Task goal. Output all of the records again, exactly as written.

Provided material.

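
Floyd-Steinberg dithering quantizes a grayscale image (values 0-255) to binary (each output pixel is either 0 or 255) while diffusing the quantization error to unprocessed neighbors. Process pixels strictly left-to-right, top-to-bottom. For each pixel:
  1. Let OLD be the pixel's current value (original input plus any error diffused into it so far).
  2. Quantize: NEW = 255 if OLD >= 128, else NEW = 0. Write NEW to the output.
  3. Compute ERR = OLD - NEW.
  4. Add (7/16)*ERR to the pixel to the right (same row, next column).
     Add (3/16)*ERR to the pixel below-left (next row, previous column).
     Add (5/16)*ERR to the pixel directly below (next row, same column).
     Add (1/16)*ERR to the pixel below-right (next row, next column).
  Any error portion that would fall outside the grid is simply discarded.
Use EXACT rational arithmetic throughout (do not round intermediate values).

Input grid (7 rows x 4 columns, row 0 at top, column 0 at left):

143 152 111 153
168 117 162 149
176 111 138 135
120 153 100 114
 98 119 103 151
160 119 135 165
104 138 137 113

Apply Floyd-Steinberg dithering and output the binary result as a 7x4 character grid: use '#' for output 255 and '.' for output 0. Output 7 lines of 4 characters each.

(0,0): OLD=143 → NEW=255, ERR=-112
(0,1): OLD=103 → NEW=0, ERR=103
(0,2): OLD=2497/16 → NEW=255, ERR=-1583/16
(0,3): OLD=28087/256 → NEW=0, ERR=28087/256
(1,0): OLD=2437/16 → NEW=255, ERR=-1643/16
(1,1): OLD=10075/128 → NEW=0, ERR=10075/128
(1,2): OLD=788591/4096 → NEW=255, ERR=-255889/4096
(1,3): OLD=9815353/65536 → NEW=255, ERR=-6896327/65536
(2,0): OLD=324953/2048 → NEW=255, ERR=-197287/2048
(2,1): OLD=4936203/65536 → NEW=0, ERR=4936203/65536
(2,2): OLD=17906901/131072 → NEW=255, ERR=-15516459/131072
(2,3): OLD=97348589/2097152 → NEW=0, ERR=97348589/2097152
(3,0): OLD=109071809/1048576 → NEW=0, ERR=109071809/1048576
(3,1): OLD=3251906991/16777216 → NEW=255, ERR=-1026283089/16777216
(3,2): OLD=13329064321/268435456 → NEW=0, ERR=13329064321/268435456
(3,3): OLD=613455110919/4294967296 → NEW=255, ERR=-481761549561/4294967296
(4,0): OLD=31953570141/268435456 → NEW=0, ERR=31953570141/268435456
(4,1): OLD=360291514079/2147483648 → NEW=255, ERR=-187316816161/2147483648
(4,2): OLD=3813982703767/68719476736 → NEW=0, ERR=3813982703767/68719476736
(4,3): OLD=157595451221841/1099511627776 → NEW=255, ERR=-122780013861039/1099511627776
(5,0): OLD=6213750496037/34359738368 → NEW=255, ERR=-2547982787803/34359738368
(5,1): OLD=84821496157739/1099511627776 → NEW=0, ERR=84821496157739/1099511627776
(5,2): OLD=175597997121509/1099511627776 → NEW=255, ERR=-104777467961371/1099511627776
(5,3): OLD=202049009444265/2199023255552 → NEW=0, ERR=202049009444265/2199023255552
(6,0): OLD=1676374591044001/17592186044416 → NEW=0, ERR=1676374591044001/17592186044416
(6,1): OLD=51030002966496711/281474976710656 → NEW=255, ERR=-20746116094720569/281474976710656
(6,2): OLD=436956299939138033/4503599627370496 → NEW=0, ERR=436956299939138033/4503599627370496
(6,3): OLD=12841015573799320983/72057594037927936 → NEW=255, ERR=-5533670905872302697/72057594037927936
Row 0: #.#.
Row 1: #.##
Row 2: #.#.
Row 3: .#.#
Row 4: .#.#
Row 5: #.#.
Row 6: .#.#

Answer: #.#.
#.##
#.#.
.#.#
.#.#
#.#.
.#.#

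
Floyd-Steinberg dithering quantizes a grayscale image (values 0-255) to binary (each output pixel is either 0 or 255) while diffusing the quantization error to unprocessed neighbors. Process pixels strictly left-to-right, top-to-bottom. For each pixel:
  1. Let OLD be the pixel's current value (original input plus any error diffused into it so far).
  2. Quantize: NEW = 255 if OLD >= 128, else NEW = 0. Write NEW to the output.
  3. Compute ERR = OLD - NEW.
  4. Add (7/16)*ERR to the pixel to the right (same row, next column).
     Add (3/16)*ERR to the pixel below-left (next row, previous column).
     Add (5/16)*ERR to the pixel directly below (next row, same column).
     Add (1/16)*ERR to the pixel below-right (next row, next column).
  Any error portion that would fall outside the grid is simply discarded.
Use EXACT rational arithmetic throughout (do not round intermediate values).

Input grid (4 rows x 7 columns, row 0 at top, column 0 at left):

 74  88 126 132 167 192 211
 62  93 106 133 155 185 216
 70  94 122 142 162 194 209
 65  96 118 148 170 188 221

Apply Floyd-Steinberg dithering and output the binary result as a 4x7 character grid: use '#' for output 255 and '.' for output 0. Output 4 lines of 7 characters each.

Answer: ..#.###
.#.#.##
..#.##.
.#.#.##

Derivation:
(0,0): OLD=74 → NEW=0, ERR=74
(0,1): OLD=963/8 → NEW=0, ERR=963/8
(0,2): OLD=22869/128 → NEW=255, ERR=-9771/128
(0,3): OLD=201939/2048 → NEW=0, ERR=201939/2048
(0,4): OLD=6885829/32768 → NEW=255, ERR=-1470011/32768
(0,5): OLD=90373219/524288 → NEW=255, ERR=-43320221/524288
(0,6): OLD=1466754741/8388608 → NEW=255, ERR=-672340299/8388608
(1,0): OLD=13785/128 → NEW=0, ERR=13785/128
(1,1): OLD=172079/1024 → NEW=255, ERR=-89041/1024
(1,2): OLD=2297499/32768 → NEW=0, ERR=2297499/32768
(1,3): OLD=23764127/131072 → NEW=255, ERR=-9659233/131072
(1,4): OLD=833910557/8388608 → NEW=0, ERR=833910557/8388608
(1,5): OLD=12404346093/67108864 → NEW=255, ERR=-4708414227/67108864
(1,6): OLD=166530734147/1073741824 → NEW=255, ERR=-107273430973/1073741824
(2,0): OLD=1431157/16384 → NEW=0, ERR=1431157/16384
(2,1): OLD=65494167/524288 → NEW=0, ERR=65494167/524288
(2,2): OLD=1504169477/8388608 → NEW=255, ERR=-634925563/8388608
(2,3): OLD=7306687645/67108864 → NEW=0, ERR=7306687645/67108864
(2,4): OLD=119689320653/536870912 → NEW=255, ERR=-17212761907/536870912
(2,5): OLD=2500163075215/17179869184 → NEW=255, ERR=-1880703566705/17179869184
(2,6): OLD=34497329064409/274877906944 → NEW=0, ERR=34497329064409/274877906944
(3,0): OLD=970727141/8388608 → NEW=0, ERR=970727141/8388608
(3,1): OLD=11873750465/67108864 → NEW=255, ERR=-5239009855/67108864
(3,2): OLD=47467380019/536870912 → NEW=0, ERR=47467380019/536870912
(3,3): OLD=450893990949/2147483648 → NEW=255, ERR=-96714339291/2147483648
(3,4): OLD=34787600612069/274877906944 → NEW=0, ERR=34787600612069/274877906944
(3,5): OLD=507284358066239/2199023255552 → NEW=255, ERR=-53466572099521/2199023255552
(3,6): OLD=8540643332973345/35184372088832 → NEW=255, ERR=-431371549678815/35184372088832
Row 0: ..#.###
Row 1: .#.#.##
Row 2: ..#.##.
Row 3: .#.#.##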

Answer section.
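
Floyd-Steinberg dithering quantizes a grayscale image (values 0-255) to binary (each output pixel is either 0 or 255) while diffusing the quantization error to unprocessed neighbors. Process pixels strictly left-to-right, top-to-bottom. For each pixel:
  1. Let OLD be the pixel's current value (original input plus any error diffused into it so far).
  2. Quantize: NEW = 255 if OLD >= 128, else NEW = 0. Write NEW to the output.
  3. Compute ERR = OLD - NEW.
  4. Add (7/16)*ERR to the pixel to the right (same row, next column).
     Add (3/16)*ERR to the pixel below-left (next row, previous column).
     Add (5/16)*ERR to the pixel directly below (next row, same column).
     Add (1/16)*ERR to the pixel below-right (next row, next column).
  Any error portion that would fall outside the grid is simply discarded.
Use EXACT rational arithmetic throughout (do not round intermediate values).

Input grid (7 rows x 4 columns, row 0 at top, column 0 at left):

143 152 111 153
168 117 162 149
176 111 138 135
120 153 100 114
 98 119 103 151
160 119 135 165
104 138 137 113

Apply Floyd-Steinberg dithering and output the binary result as a 7x4 character grid: use '#' for output 255 and '.' for output 0. Output 7 lines of 4 characters each.

(0,0): OLD=143 → NEW=255, ERR=-112
(0,1): OLD=103 → NEW=0, ERR=103
(0,2): OLD=2497/16 → NEW=255, ERR=-1583/16
(0,3): OLD=28087/256 → NEW=0, ERR=28087/256
(1,0): OLD=2437/16 → NEW=255, ERR=-1643/16
(1,1): OLD=10075/128 → NEW=0, ERR=10075/128
(1,2): OLD=788591/4096 → NEW=255, ERR=-255889/4096
(1,3): OLD=9815353/65536 → NEW=255, ERR=-6896327/65536
(2,0): OLD=324953/2048 → NEW=255, ERR=-197287/2048
(2,1): OLD=4936203/65536 → NEW=0, ERR=4936203/65536
(2,2): OLD=17906901/131072 → NEW=255, ERR=-15516459/131072
(2,3): OLD=97348589/2097152 → NEW=0, ERR=97348589/2097152
(3,0): OLD=109071809/1048576 → NEW=0, ERR=109071809/1048576
(3,1): OLD=3251906991/16777216 → NEW=255, ERR=-1026283089/16777216
(3,2): OLD=13329064321/268435456 → NEW=0, ERR=13329064321/268435456
(3,3): OLD=613455110919/4294967296 → NEW=255, ERR=-481761549561/4294967296
(4,0): OLD=31953570141/268435456 → NEW=0, ERR=31953570141/268435456
(4,1): OLD=360291514079/2147483648 → NEW=255, ERR=-187316816161/2147483648
(4,2): OLD=3813982703767/68719476736 → NEW=0, ERR=3813982703767/68719476736
(4,3): OLD=157595451221841/1099511627776 → NEW=255, ERR=-122780013861039/1099511627776
(5,0): OLD=6213750496037/34359738368 → NEW=255, ERR=-2547982787803/34359738368
(5,1): OLD=84821496157739/1099511627776 → NEW=0, ERR=84821496157739/1099511627776
(5,2): OLD=175597997121509/1099511627776 → NEW=255, ERR=-104777467961371/1099511627776
(5,3): OLD=202049009444265/2199023255552 → NEW=0, ERR=202049009444265/2199023255552
(6,0): OLD=1676374591044001/17592186044416 → NEW=0, ERR=1676374591044001/17592186044416
(6,1): OLD=51030002966496711/281474976710656 → NEW=255, ERR=-20746116094720569/281474976710656
(6,2): OLD=436956299939138033/4503599627370496 → NEW=0, ERR=436956299939138033/4503599627370496
(6,3): OLD=12841015573799320983/72057594037927936 → NEW=255, ERR=-5533670905872302697/72057594037927936
Row 0: #.#.
Row 1: #.##
Row 2: #.#.
Row 3: .#.#
Row 4: .#.#
Row 5: #.#.
Row 6: .#.#

Answer: #.#.
#.##
#.#.
.#.#
.#.#
#.#.
.#.#

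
Floyd-Steinberg dithering quantizes a grayscale image (values 0-255) to binary (each output pixel is either 0 or 255) while diffusing the quantization error to unprocessed neighbors. Process pixels strictly left-to-right, top-to-bottom. For each pixel:
  1. Let OLD be the pixel's current value (original input plus any error diffused into it so far).
  2. Quantize: NEW = 255 if OLD >= 128, else NEW = 0. Write NEW to the output.
  3. Compute ERR = OLD - NEW.
  4. Add (7/16)*ERR to the pixel to the right (same row, next column).
     Add (3/16)*ERR to the pixel below-left (next row, previous column).
     Add (5/16)*ERR to the pixel directly below (next row, same column).
     Add (1/16)*ERR to the pixel below-right (next row, next column).
  Any error portion that would fall outside the grid is simply discarded.
Use EXACT rational arithmetic throughout (do not round intermediate values).

Input grid (4 rows x 7 columns, row 0 at top, column 0 at left):

 74  88 126 132 167 192 211
 62  93 106 133 155 185 216
 70  94 122 142 162 194 209
 65  96 118 148 170 188 221

Apply Floyd-Steinberg dithering and output the binary result as a 4x7 character grid: use '#' for output 255 and '.' for output 0. Output 4 lines of 7 characters each.

Answer: ..#.###
.#.#.##
..#.##.
.#.#.##

Derivation:
(0,0): OLD=74 → NEW=0, ERR=74
(0,1): OLD=963/8 → NEW=0, ERR=963/8
(0,2): OLD=22869/128 → NEW=255, ERR=-9771/128
(0,3): OLD=201939/2048 → NEW=0, ERR=201939/2048
(0,4): OLD=6885829/32768 → NEW=255, ERR=-1470011/32768
(0,5): OLD=90373219/524288 → NEW=255, ERR=-43320221/524288
(0,6): OLD=1466754741/8388608 → NEW=255, ERR=-672340299/8388608
(1,0): OLD=13785/128 → NEW=0, ERR=13785/128
(1,1): OLD=172079/1024 → NEW=255, ERR=-89041/1024
(1,2): OLD=2297499/32768 → NEW=0, ERR=2297499/32768
(1,3): OLD=23764127/131072 → NEW=255, ERR=-9659233/131072
(1,4): OLD=833910557/8388608 → NEW=0, ERR=833910557/8388608
(1,5): OLD=12404346093/67108864 → NEW=255, ERR=-4708414227/67108864
(1,6): OLD=166530734147/1073741824 → NEW=255, ERR=-107273430973/1073741824
(2,0): OLD=1431157/16384 → NEW=0, ERR=1431157/16384
(2,1): OLD=65494167/524288 → NEW=0, ERR=65494167/524288
(2,2): OLD=1504169477/8388608 → NEW=255, ERR=-634925563/8388608
(2,3): OLD=7306687645/67108864 → NEW=0, ERR=7306687645/67108864
(2,4): OLD=119689320653/536870912 → NEW=255, ERR=-17212761907/536870912
(2,5): OLD=2500163075215/17179869184 → NEW=255, ERR=-1880703566705/17179869184
(2,6): OLD=34497329064409/274877906944 → NEW=0, ERR=34497329064409/274877906944
(3,0): OLD=970727141/8388608 → NEW=0, ERR=970727141/8388608
(3,1): OLD=11873750465/67108864 → NEW=255, ERR=-5239009855/67108864
(3,2): OLD=47467380019/536870912 → NEW=0, ERR=47467380019/536870912
(3,3): OLD=450893990949/2147483648 → NEW=255, ERR=-96714339291/2147483648
(3,4): OLD=34787600612069/274877906944 → NEW=0, ERR=34787600612069/274877906944
(3,5): OLD=507284358066239/2199023255552 → NEW=255, ERR=-53466572099521/2199023255552
(3,6): OLD=8540643332973345/35184372088832 → NEW=255, ERR=-431371549678815/35184372088832
Row 0: ..#.###
Row 1: .#.#.##
Row 2: ..#.##.
Row 3: .#.#.##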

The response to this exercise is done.